(Saved entries)
+ + + + +
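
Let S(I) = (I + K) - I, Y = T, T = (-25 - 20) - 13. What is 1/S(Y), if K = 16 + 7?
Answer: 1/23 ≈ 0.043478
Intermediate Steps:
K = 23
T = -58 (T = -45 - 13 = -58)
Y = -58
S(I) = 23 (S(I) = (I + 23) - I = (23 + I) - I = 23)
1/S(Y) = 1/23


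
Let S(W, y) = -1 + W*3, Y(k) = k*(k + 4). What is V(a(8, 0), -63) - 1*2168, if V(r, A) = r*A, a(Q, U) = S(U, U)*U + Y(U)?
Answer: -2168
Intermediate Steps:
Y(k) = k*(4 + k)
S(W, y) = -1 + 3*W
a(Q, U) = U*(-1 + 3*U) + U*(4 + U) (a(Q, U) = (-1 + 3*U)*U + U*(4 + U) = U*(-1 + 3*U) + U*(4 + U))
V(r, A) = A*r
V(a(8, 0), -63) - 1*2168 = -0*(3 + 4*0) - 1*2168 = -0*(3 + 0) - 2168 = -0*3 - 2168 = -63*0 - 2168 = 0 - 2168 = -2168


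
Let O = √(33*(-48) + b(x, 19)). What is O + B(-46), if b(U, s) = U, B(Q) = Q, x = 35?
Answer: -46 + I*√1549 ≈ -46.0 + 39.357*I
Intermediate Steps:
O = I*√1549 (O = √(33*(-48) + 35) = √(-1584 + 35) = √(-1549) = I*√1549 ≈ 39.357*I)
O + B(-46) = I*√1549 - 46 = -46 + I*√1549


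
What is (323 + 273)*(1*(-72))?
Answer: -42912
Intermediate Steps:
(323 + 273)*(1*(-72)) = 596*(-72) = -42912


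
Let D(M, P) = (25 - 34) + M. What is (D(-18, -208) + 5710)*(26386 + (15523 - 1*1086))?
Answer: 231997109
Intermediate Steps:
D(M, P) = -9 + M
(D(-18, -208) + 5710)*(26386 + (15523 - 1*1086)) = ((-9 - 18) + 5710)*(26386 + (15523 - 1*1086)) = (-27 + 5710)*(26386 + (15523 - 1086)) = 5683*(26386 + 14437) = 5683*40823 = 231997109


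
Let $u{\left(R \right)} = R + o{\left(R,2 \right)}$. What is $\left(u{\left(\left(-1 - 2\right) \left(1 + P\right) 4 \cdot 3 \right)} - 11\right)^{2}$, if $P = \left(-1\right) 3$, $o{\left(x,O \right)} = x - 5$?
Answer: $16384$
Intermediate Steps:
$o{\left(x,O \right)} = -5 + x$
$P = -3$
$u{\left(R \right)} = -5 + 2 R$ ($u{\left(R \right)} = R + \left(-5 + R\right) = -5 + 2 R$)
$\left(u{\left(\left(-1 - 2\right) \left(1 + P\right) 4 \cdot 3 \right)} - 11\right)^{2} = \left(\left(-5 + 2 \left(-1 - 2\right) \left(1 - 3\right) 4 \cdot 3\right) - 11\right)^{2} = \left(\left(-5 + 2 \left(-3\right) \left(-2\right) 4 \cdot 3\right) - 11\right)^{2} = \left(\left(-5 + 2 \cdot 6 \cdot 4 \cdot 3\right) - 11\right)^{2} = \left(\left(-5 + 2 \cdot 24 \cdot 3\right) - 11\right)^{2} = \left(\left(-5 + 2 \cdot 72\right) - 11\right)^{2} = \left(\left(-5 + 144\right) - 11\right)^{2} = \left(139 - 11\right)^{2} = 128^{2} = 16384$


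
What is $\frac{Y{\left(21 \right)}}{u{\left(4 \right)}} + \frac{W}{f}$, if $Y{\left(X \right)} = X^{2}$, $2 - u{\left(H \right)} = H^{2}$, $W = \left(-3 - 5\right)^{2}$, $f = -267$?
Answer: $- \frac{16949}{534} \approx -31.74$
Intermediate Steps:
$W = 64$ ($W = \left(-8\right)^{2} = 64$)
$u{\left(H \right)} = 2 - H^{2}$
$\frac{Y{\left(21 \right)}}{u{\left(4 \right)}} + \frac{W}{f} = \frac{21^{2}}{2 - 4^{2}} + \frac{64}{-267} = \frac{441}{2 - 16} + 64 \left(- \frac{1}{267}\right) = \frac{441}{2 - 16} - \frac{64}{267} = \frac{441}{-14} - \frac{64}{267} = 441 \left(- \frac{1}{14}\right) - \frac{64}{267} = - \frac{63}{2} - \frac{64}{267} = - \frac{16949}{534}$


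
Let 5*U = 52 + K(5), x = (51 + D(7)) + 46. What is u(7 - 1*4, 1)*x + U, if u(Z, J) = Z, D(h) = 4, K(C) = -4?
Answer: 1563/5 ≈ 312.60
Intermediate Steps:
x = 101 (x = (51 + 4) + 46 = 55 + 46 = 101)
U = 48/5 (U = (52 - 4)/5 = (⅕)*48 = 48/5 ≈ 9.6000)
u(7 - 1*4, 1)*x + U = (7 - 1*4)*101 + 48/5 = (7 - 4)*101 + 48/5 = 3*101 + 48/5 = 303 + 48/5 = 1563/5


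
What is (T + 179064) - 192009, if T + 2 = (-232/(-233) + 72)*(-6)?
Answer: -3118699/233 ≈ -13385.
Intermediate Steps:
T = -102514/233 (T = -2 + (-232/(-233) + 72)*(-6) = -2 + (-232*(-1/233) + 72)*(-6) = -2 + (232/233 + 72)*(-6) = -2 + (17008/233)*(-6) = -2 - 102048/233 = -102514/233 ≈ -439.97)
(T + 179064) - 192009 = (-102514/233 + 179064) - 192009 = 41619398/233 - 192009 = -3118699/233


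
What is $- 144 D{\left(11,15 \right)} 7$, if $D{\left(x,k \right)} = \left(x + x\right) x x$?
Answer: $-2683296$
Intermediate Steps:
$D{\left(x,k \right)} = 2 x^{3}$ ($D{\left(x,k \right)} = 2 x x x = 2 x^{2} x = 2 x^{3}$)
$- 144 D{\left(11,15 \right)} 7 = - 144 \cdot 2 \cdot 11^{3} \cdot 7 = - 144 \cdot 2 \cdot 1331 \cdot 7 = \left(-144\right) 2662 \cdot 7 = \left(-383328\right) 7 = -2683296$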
+ + + + +
◆ **REQUIREMENT**: A full, exact copy of the entries is the required answer.

◆ **YOUR RESPONSE**:
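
Let S(I) = (I + K) - I, Y = T, T = (-25 - 20) - 13. What is 1/S(Y), if K = 16 + 7?
Answer: 1/23 ≈ 0.043478
Intermediate Steps:
K = 23
T = -58 (T = -45 - 13 = -58)
Y = -58
S(I) = 23 (S(I) = (I + 23) - I = (23 + I) - I = 23)
1/S(Y) = 1/23


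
Let S(W, y) = -1 + W*3, Y(k) = k*(k + 4). What is V(a(8, 0), -63) - 1*2168, if V(r, A) = r*A, a(Q, U) = S(U, U)*U + Y(U)?
Answer: -2168
Intermediate Steps:
Y(k) = k*(4 + k)
S(W, y) = -1 + 3*W
a(Q, U) = U*(-1 + 3*U) + U*(4 + U) (a(Q, U) = (-1 + 3*U)*U + U*(4 + U) = U*(-1 + 3*U) + U*(4 + U))
V(r, A) = A*r
V(a(8, 0), -63) - 1*2168 = -0*(3 + 4*0) - 1*2168 = -0*(3 + 0) - 2168 = -0*3 - 2168 = -63*0 - 2168 = 0 - 2168 = -2168


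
Let O = √(33*(-48) + b(x, 19)). What is O + B(-46), if b(U, s) = U, B(Q) = Q, x = 35?
Answer: -46 + I*√1549 ≈ -46.0 + 39.357*I
Intermediate Steps:
O = I*√1549 (O = √(33*(-48) + 35) = √(-1584 + 35) = √(-1549) = I*√1549 ≈ 39.357*I)
O + B(-46) = I*√1549 - 46 = -46 + I*√1549


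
What is (323 + 273)*(1*(-72))?
Answer: -42912
Intermediate Steps:
(323 + 273)*(1*(-72)) = 596*(-72) = -42912


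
Let D(M, P) = (25 - 34) + M. What is (D(-18, -208) + 5710)*(26386 + (15523 - 1*1086))?
Answer: 231997109
Intermediate Steps:
D(M, P) = -9 + M
(D(-18, -208) + 5710)*(26386 + (15523 - 1*1086)) = ((-9 - 18) + 5710)*(26386 + (15523 - 1*1086)) = (-27 + 5710)*(26386 + (15523 - 1086)) = 5683*(26386 + 14437) = 5683*40823 = 231997109


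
Let $u{\left(R \right)} = R + o{\left(R,2 \right)}$. What is $\left(u{\left(\left(-1 - 2\right) \left(1 + P\right) 4 \cdot 3 \right)} - 11\right)^{2}$, if $P = \left(-1\right) 3$, $o{\left(x,O \right)} = x - 5$?
Answer: $16384$
Intermediate Steps:
$o{\left(x,O \right)} = -5 + x$
$P = -3$
$u{\left(R \right)} = -5 + 2 R$ ($u{\left(R \right)} = R + \left(-5 + R\right) = -5 + 2 R$)
$\left(u{\left(\left(-1 - 2\right) \left(1 + P\right) 4 \cdot 3 \right)} - 11\right)^{2} = \left(\left(-5 + 2 \left(-1 - 2\right) \left(1 - 3\right) 4 \cdot 3\right) - 11\right)^{2} = \left(\left(-5 + 2 \left(-3\right) \left(-2\right) 4 \cdot 3\right) - 11\right)^{2} = \left(\left(-5 + 2 \cdot 6 \cdot 4 \cdot 3\right) - 11\right)^{2} = \left(\left(-5 + 2 \cdot 24 \cdot 3\right) - 11\right)^{2} = \left(\left(-5 + 2 \cdot 72\right) - 11\right)^{2} = \left(\left(-5 + 144\right) - 11\right)^{2} = \left(139 - 11\right)^{2} = 128^{2} = 16384$


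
What is $\frac{Y{\left(21 \right)}}{u{\left(4 \right)}} + \frac{W}{f}$, if $Y{\left(X \right)} = X^{2}$, $2 - u{\left(H \right)} = H^{2}$, $W = \left(-3 - 5\right)^{2}$, $f = -267$?
Answer: $- \frac{16949}{534} \approx -31.74$
Intermediate Steps:
$W = 64$ ($W = \left(-8\right)^{2} = 64$)
$u{\left(H \right)} = 2 - H^{2}$
$\frac{Y{\left(21 \right)}}{u{\left(4 \right)}} + \frac{W}{f} = \frac{21^{2}}{2 - 4^{2}} + \frac{64}{-267} = \frac{441}{2 - 16} + 64 \left(- \frac{1}{267}\right) = \frac{441}{2 - 16} - \frac{64}{267} = \frac{441}{-14} - \frac{64}{267} = 441 \left(- \frac{1}{14}\right) - \frac{64}{267} = - \frac{63}{2} - \frac{64}{267} = - \frac{16949}{534}$


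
Let 5*U = 52 + K(5), x = (51 + D(7)) + 46. What is u(7 - 1*4, 1)*x + U, if u(Z, J) = Z, D(h) = 4, K(C) = -4?
Answer: 1563/5 ≈ 312.60
Intermediate Steps:
x = 101 (x = (51 + 4) + 46 = 55 + 46 = 101)
U = 48/5 (U = (52 - 4)/5 = (⅕)*48 = 48/5 ≈ 9.6000)
u(7 - 1*4, 1)*x + U = (7 - 1*4)*101 + 48/5 = (7 - 4)*101 + 48/5 = 3*101 + 48/5 = 303 + 48/5 = 1563/5


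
What is (T + 179064) - 192009, if T + 2 = (-232/(-233) + 72)*(-6)?
Answer: -3118699/233 ≈ -13385.
Intermediate Steps:
T = -102514/233 (T = -2 + (-232/(-233) + 72)*(-6) = -2 + (-232*(-1/233) + 72)*(-6) = -2 + (232/233 + 72)*(-6) = -2 + (17008/233)*(-6) = -2 - 102048/233 = -102514/233 ≈ -439.97)
(T + 179064) - 192009 = (-102514/233 + 179064) - 192009 = 41619398/233 - 192009 = -3118699/233


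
What is $- 144 D{\left(11,15 \right)} 7$, if $D{\left(x,k \right)} = \left(x + x\right) x x$?
Answer: $-2683296$
Intermediate Steps:
$D{\left(x,k \right)} = 2 x^{3}$ ($D{\left(x,k \right)} = 2 x x x = 2 x^{2} x = 2 x^{3}$)
$- 144 D{\left(11,15 \right)} 7 = - 144 \cdot 2 \cdot 11^{3} \cdot 7 = - 144 \cdot 2 \cdot 1331 \cdot 7 = \left(-144\right) 2662 \cdot 7 = \left(-383328\right) 7 = -2683296$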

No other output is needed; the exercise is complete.